- Brief
Nothing but the lines from the one that contains "Ironwood Portfolio will" through the end of the data should be reproduced, and each must match exactly.

- Records for this exercise
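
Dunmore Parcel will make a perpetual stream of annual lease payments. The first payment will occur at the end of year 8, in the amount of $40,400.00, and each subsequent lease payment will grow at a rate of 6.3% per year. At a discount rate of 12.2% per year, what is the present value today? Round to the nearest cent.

$305899.91

Value at end of year 7: C₁ / (r − g) = $40,400.00 / (0.122 − 0.063) = $684,745.7627
Discount to today: PV = $684,745.7627 / (1 + 0.122)^7 = $684,745.7627 / 2.238463 = $305,899.91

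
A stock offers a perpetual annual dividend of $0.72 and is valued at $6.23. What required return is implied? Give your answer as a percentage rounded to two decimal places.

11.56%

P = C/r ⇒ r = C/P = $0.72/$6.23 = 0.115570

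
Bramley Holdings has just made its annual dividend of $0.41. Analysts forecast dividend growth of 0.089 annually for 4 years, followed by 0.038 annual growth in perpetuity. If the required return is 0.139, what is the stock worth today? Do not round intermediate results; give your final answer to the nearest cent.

D_1 = 0.44649
D_2 = 0.48623
D_3 = 0.52950
D_4 = 0.57663
Terminal value at year 4: TV = D_4×(1+g_2)/(r−g_2) = 0.59854/0.101 = 5.92613
P_0 = D_1/(1+r)^1 + D_2/(1+r)^2 + D_3/(1+r)^3 + D_4/(1+r)^4 + TV/(1+r)^4
    = 0.39200 + 0.37479 + 0.35834 + 0.34261 + 3.52108 = 4.98883

$4.99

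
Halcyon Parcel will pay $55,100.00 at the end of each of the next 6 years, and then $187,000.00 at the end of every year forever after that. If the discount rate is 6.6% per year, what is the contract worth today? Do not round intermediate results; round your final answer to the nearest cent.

$2196787.41

PV of 6-year annuity: $55,100.00 × [1 − (1+0.066)^−6] / 0.066 = 265911.14848
Perpetuity value at year 6: $187,000.00 / 0.066 = 2833333.33333
PV of perpetuity: 2833333.33333 / (1+0.066)^6 = 1930876.25954
Total PV = 265911.14848 + 1930876.25954 = 2196787.40802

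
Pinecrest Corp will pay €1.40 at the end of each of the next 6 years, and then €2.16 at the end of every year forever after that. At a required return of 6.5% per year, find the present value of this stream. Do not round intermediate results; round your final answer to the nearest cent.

€29.55

PV of 6-year annuity: €1.40 × [1 − (1+0.065)^−6] / 0.065 = 6.77742
Perpetuity value at year 6: €2.16 / 0.065 = 33.23077
PV of perpetuity: 33.23077 / (1+0.065)^6 = 22.77418
Total PV = 6.77742 + 22.77418 = 29.55160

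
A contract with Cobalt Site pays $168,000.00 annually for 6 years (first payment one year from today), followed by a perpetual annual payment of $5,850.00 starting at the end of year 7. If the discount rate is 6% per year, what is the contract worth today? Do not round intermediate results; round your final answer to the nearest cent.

$894844.14

PV of 6-year annuity: $168,000.00 × [1 − (1+0.06)^−6] / 0.06 = 826110.48677
Perpetuity value at year 6: $5,850.00 / 0.06 = 97500.00000
PV of perpetuity: 97500.00000 / (1+0.06)^6 = 68733.65269
Total PV = 826110.48677 + 68733.65269 = 894844.13946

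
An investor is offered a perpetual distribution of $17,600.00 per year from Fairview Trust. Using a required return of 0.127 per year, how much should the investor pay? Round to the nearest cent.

$138582.68

Level perpetuity: PV = C / r = $17,600.00 / 0.127 = $138,582.68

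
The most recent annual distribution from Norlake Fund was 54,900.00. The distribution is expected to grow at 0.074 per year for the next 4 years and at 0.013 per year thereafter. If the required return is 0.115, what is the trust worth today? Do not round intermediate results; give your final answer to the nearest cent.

D_1 = 58962.60000
D_2 = 63325.83240
D_3 = 68011.94400
D_4 = 73044.82785
Terminal value at year 4: TV = D_4×(1+g_2)/(r−g_2) = 73994.41062/0.102 = 725435.39819
P_0 = D_1/(1+r)^1 + D_2/(1+r)^2 + D_3/(1+r)^3 + D_4/(1+r)^4 + TV/(1+r)^4
    = 52881.25561 + 50936.74307 + 49063.73278 + 47259.59552 + 469352.64967 = 669493.97666

669493.98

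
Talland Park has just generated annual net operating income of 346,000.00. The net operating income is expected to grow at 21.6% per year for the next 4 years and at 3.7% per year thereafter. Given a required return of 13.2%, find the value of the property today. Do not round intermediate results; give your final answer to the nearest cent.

D_1 = 420736.00000
D_2 = 511614.97600
D_3 = 622123.81082
D_4 = 756502.55395
Terminal value at year 4: TV = D_4×(1+g_2)/(r−g_2) = 784493.14845/0.095 = 8257822.61525
P_0 = D_1/(1+r)^1 + D_2/(1+r)^2 + D_3/(1+r)^3 + D_4/(1+r)^4 + TV/(1+r)^4
    = 371674.91166 + 399255.02878 + 428881.72703 + 460706.87285 + 5028979.23312 = 6689497.77344

6689497.77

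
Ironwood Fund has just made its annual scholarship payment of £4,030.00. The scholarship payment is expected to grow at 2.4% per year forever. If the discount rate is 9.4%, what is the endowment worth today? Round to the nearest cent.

D₁ = D₀ × (1 + g) = £4,030.00 × 1.024 = £4,126.7200
Growing perpetuity: P = D₁ / (r − g) = £4,126.7200 / (0.094 − 0.024) = £58,953.14

£58953.14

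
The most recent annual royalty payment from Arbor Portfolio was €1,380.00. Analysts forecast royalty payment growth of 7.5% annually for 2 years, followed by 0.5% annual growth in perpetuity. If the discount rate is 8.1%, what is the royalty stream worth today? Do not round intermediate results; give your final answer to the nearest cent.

D_1 = 1483.50000
D_2 = 1594.76250
Terminal value at year 2: TV = D_2×(1+g_2)/(r−g_2) = 1602.73631/0.076 = 21088.63569
P_0 = D_1/(1+r)^1 + D_2/(1+r)^2 + TV/(1+r)^2
    = 1372.34043 + 1364.72336 + 18046.67081 = 20783.73460

€20783.73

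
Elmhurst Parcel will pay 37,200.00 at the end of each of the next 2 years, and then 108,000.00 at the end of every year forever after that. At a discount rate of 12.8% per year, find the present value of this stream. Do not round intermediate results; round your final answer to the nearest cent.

725340.46

PV of 2-year annuity: 37,200.00 × [1 − (1+0.128)^−2] / 0.128 = 62215.18032
Perpetuity value at year 2: 108,000.00 / 0.128 = 843750.00000
PV of perpetuity: 843750.00000 / (1+0.128)^2 = 663125.28293
Total PV = 62215.18032 + 663125.28293 = 725340.46326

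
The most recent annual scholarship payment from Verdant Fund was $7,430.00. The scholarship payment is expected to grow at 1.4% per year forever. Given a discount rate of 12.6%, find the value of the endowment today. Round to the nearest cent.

$67268.04

D₁ = D₀ × (1 + g) = $7,430.00 × 1.014 = $7,534.0200
Growing perpetuity: P = D₁ / (r − g) = $7,534.0200 / (0.126 − 0.014) = $67,268.04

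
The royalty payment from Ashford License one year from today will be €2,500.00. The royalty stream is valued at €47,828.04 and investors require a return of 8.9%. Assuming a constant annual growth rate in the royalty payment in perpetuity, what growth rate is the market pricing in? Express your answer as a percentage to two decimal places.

P = D₁/(r−g) ⇒ g = r − D₁/P = 0.089 − €2,500.00/€47,828.04 = 0.036729

3.67%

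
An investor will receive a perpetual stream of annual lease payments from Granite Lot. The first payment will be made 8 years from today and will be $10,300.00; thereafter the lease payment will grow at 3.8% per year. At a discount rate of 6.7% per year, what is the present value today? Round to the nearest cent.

Value at end of year 7: C₁ / (r − g) = $10,300.00 / (0.067 − 0.038) = $355,172.4138
Discount to today: PV = $355,172.4138 / (1 + 0.067)^7 = $355,172.4138 / 1.574530 = $225,573.61

$225573.61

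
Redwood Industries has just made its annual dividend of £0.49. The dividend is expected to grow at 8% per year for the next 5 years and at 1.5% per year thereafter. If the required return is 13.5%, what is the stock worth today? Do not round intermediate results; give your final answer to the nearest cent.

£5.35

D_1 = 0.52920
D_2 = 0.57154
D_3 = 0.61726
D_4 = 0.66664
D_5 = 0.71997
Terminal value at year 5: TV = D_5×(1+g_2)/(r−g_2) = 0.73077/0.12 = 6.08975
P_0 = D_1/(1+r)^1 + D_2/(1+r)^2 + D_3/(1+r)^3 + D_4/(1+r)^4 + D_5/(1+r)^5 + TV/(1+r)^5
    = 0.46626 + 0.44366 + 0.42216 + 0.40171 + 0.38224 + 3.23311 = 5.34913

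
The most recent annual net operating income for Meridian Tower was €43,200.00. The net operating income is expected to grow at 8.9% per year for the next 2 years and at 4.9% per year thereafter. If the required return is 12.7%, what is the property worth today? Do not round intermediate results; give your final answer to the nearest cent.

€624545.33

D_1 = 47044.80000
D_2 = 51231.78720
Terminal value at year 2: TV = D_2×(1+g_2)/(r−g_2) = 53742.14477/0.078 = 689001.85606
P_0 = D_1/(1+r)^1 + D_2/(1+r)^2 + TV/(1+r)^2
    = 41743.38953 + 40335.89281 + 542466.04562 = 624545.32796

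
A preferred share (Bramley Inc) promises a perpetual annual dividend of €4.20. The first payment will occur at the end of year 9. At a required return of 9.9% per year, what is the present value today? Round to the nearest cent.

Value at end of year 8: C / r = €4.20 / 0.099 = €42.4242
Discount to today: PV = €42.4242 / (1 + 0.099)^8 = €42.4242 / 2.128049 = €19.94

€19.94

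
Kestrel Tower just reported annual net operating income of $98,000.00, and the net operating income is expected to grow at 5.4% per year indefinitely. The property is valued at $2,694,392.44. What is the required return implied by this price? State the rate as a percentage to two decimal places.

9.23%

D₁ = $98,000.00 × 1.054 = $103,292.0000
P = D₁/(r − g) ⇒ r = D₁/P + g = $103,292.0000/$2,694,392.44 + 0.054 = 0.038336 + 0.054 = 0.092336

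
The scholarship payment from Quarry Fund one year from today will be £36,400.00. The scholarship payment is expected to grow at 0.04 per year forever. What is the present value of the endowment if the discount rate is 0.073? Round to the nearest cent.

Growing perpetuity: P = D₁ / (r − g) = £36,400.0000 / (0.073 − 0.04) = £1,103,030.30

£1103030.30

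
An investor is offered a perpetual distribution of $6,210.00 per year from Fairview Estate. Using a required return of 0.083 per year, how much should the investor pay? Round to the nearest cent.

$74819.28

Level perpetuity: PV = C / r = $6,210.00 / 0.083 = $74,819.28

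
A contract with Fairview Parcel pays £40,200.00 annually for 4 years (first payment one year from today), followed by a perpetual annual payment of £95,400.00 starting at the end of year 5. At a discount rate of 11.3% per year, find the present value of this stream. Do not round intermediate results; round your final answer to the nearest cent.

£674083.98

PV of 4-year annuity: £40,200.00 × [1 − (1+0.113)^−4] / 0.113 = 123923.64457
Perpetuity value at year 4: £95,400.00 / 0.113 = 844247.78761
PV of perpetuity: 844247.78761 / (1+0.113)^4 = 550160.33259
Total PV = 123923.64457 + 550160.33259 = 674083.97716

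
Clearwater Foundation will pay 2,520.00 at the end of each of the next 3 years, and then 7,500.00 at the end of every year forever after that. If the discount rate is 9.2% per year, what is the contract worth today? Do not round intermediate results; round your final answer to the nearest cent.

PV of 3-year annuity: 2,520.00 × [1 − (1+0.092)^−3] / 0.092 = 6356.19382
Perpetuity value at year 3: 7,500.00 / 0.092 = 81521.73913
PV of perpetuity: 81521.73913 / (1+0.092)^3 = 62604.49562
Total PV = 6356.19382 + 62604.49562 = 68960.68944

68960.69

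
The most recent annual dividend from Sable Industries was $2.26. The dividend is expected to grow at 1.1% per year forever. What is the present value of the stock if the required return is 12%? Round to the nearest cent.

$20.96

D₁ = D₀ × (1 + g) = $2.26 × 1.011 = $2.2849
Growing perpetuity: P = D₁ / (r − g) = $2.2849 / (0.12 − 0.011) = $20.96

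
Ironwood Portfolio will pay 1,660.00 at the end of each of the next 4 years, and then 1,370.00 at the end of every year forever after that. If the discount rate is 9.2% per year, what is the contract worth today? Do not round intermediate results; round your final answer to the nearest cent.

PV of 4-year annuity: 1,660.00 × [1 − (1+0.092)^−4] / 0.092 = 5354.41077
Perpetuity value at year 4: 1,370.00 / 0.092 = 14891.30435
PV of perpetuity: 14891.30435 / (1+0.092)^4 = 10472.30269
Total PV = 5354.41077 + 10472.30269 = 15826.71346

15826.71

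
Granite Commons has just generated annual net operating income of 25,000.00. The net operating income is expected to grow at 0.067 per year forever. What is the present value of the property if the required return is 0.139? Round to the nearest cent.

D₁ = D₀ × (1 + g) = 25,000.00 × 1.067 = 26,675.0000
Growing perpetuity: P = D₁ / (r − g) = 26,675.0000 / (0.139 − 0.067) = 370,486.11

370486.11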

- Problem solution
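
Ironwood Portfolio will pay 1,660.00 at the end of each of the next 4 years, and then 1,370.00 at the end of every year forever after that. If the discount rate is 9.2% per year, what is the contract worth today? Do not round intermediate results; round your final answer to the nearest cent.

PV of 4-year annuity: 1,660.00 × [1 − (1+0.092)^−4] / 0.092 = 5354.41077
Perpetuity value at year 4: 1,370.00 / 0.092 = 14891.30435
PV of perpetuity: 14891.30435 / (1+0.092)^4 = 10472.30269
Total PV = 5354.41077 + 10472.30269 = 15826.71346

15826.71

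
Granite Commons has just generated annual net operating income of 25,000.00. The net operating income is expected to grow at 0.067 per year forever. What is the present value of the property if the required return is 0.139? Round to the nearest cent.

D₁ = D₀ × (1 + g) = 25,000.00 × 1.067 = 26,675.0000
Growing perpetuity: P = D₁ / (r − g) = 26,675.0000 / (0.139 − 0.067) = 370,486.11

370486.11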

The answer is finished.